ASSIGNED TASK => Below is a listing from which only part is wanted; return exactly the lines from the one with "- kidney beans" up to and including the one with "mg | 27 mg |".

DATA EXTRACT =>
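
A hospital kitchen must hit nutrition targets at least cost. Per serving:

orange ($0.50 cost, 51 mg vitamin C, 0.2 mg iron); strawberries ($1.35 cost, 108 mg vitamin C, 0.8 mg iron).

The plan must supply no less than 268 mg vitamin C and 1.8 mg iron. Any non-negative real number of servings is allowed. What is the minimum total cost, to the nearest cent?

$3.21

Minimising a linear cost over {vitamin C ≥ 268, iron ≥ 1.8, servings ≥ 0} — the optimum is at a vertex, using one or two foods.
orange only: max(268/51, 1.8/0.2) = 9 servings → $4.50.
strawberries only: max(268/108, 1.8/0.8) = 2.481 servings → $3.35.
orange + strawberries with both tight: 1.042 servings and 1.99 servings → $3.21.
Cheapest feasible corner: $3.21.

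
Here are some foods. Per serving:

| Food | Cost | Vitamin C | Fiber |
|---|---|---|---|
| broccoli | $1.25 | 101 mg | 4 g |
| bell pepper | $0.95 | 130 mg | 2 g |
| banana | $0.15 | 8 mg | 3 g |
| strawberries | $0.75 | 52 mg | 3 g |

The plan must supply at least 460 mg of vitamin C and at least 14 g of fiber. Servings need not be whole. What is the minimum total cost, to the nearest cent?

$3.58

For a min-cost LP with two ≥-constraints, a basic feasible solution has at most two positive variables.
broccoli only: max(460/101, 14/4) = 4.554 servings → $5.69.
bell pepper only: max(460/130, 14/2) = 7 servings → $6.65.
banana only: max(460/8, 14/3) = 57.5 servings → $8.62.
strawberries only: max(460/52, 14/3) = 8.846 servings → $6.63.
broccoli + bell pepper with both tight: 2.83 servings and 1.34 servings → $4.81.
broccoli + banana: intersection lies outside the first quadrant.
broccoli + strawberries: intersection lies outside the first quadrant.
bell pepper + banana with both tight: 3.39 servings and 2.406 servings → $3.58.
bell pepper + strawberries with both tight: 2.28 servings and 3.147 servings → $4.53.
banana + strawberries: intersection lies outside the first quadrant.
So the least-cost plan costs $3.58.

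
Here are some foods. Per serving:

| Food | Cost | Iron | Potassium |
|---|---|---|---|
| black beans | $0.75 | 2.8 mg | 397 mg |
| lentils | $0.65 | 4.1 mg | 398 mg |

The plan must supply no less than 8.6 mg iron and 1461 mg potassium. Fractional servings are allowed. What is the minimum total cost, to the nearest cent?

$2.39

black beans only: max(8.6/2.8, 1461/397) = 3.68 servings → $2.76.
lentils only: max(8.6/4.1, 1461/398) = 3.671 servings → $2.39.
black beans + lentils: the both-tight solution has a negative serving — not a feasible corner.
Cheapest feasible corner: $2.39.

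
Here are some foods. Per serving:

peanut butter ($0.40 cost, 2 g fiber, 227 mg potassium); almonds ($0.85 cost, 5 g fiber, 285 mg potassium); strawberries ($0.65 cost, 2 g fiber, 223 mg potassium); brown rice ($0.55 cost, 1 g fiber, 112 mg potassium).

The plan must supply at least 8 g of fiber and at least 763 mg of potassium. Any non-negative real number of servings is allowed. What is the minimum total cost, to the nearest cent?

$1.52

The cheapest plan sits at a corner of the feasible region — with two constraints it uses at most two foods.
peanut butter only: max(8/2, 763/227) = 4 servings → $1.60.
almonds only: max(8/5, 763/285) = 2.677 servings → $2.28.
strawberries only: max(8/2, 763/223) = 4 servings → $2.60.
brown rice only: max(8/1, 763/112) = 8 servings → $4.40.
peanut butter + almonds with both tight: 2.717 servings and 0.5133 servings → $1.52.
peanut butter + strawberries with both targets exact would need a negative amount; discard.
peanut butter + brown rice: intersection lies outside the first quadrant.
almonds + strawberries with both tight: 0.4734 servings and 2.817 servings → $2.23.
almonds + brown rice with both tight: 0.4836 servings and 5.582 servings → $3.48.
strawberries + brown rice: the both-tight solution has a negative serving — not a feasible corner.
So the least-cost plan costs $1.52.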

...

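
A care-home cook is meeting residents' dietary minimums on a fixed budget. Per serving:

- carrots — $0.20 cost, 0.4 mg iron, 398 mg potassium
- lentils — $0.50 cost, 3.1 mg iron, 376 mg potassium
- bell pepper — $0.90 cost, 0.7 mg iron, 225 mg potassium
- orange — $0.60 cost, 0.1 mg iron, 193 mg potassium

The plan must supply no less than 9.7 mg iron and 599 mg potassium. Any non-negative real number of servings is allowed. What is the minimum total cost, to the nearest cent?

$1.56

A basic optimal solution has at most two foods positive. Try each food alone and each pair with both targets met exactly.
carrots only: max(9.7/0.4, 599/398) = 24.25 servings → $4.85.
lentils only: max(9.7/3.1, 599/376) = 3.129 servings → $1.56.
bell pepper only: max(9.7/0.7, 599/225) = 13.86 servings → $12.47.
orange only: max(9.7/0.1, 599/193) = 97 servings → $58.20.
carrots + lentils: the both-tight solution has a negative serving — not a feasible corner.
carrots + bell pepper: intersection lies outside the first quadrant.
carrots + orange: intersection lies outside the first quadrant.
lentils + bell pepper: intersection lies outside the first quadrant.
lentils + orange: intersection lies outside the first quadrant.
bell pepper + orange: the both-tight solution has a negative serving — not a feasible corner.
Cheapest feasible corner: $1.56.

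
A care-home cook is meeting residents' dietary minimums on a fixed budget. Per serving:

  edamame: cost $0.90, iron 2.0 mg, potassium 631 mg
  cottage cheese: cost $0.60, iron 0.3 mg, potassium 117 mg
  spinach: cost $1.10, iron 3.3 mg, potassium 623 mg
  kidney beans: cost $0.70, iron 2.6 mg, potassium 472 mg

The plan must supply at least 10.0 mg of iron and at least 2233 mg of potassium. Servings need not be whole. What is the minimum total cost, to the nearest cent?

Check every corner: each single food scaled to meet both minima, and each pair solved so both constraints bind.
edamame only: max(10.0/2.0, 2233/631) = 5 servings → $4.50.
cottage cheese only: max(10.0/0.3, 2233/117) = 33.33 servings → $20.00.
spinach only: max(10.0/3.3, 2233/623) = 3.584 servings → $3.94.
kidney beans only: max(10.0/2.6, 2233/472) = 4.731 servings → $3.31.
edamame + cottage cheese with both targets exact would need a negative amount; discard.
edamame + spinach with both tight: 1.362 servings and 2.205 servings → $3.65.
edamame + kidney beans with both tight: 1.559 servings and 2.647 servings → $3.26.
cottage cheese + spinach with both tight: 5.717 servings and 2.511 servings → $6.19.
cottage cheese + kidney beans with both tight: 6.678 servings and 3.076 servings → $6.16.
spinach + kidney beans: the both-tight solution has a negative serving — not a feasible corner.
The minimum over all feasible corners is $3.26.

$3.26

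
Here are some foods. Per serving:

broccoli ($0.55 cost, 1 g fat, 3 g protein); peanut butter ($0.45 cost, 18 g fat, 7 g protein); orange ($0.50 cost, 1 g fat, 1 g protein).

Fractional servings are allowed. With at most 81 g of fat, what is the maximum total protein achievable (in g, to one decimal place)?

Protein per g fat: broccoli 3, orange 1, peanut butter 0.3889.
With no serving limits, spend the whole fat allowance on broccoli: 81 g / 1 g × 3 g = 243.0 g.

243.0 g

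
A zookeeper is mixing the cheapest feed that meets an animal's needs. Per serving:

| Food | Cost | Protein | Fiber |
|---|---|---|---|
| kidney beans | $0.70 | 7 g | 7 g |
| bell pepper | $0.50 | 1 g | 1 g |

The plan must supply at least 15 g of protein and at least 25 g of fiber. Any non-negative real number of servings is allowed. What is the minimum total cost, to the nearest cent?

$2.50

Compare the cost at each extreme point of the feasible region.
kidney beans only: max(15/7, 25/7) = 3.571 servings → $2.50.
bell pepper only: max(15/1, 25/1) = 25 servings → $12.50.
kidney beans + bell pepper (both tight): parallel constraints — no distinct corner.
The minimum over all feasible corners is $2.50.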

---

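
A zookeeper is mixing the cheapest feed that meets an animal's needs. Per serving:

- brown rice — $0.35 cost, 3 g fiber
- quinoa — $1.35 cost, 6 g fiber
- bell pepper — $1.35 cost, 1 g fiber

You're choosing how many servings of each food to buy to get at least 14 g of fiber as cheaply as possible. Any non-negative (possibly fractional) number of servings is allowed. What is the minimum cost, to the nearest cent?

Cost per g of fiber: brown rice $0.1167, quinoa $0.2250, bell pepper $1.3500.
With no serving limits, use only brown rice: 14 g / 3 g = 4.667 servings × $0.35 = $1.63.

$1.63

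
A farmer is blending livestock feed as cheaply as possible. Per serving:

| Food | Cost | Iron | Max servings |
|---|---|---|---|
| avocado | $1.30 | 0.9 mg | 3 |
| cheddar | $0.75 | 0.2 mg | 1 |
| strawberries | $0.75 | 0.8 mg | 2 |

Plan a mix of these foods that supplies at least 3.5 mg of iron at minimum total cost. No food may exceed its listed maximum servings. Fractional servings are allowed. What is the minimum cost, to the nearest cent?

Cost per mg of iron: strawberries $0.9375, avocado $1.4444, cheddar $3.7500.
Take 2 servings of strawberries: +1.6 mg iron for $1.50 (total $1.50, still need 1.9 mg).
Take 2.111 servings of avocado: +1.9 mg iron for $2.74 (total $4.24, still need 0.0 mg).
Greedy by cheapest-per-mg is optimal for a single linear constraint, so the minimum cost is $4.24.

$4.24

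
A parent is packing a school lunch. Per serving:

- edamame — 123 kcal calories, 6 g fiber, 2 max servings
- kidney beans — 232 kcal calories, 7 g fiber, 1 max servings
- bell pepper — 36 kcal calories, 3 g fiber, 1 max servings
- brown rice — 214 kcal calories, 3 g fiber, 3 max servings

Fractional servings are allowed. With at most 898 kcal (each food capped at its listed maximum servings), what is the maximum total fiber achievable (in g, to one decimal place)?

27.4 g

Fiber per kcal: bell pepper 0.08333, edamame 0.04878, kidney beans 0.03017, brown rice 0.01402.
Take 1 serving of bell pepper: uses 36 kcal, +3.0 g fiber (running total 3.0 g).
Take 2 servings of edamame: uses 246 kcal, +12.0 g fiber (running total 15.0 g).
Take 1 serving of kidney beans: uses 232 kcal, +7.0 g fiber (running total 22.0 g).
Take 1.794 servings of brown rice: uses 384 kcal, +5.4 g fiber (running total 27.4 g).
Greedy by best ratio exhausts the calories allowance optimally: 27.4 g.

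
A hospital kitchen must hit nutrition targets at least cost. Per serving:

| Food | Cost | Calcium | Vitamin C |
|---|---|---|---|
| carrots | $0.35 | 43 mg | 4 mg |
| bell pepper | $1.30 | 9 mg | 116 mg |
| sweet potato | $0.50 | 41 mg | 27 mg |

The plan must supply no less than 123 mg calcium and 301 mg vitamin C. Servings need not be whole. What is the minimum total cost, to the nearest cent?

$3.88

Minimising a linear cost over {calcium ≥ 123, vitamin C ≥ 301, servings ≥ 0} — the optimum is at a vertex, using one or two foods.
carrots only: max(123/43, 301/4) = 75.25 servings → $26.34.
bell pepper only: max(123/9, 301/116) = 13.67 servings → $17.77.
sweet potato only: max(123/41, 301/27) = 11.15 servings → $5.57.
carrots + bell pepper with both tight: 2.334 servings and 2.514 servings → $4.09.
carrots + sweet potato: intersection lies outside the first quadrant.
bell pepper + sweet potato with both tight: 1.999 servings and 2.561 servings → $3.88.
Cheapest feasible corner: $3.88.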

RESULT OF THIS EXERCISE =>
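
- kidney beans — 232 kcal calories, 7 g fiber, 1 max servings
- bell pepper — 36 kcal calories, 3 g fiber, 1 max servings
- brown rice — 214 kcal calories, 3 g fiber, 3 max servings

Fractional servings are allowed. With at most 898 kcal (each food capped at its listed maximum servings), what is the maximum total fiber achievable (in g, to one decimal place)?

27.4 g

Fiber per kcal: bell pepper 0.08333, edamame 0.04878, kidney beans 0.03017, brown rice 0.01402.
Take 1 serving of bell pepper: uses 36 kcal, +3.0 g fiber (running total 3.0 g).
Take 2 servings of edamame: uses 246 kcal, +12.0 g fiber (running total 15.0 g).
Take 1 serving of kidney beans: uses 232 kcal, +7.0 g fiber (running total 22.0 g).
Take 1.794 servings of brown rice: uses 384 kcal, +5.4 g fiber (running total 27.4 g).
Greedy by best ratio exhausts the calories allowance optimally: 27.4 g.

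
A hospital kitchen must hit nutrition targets at least cost. Per serving:

| Food | Cost | Calcium | Vitamin C |
|---|---|---|---|
| carrots | $0.35 | 43 mg | 4 mg |
| bell pepper | $1.30 | 9 mg | 116 mg |
| sweet potato | $0.50 | 41 mg | 27 mg |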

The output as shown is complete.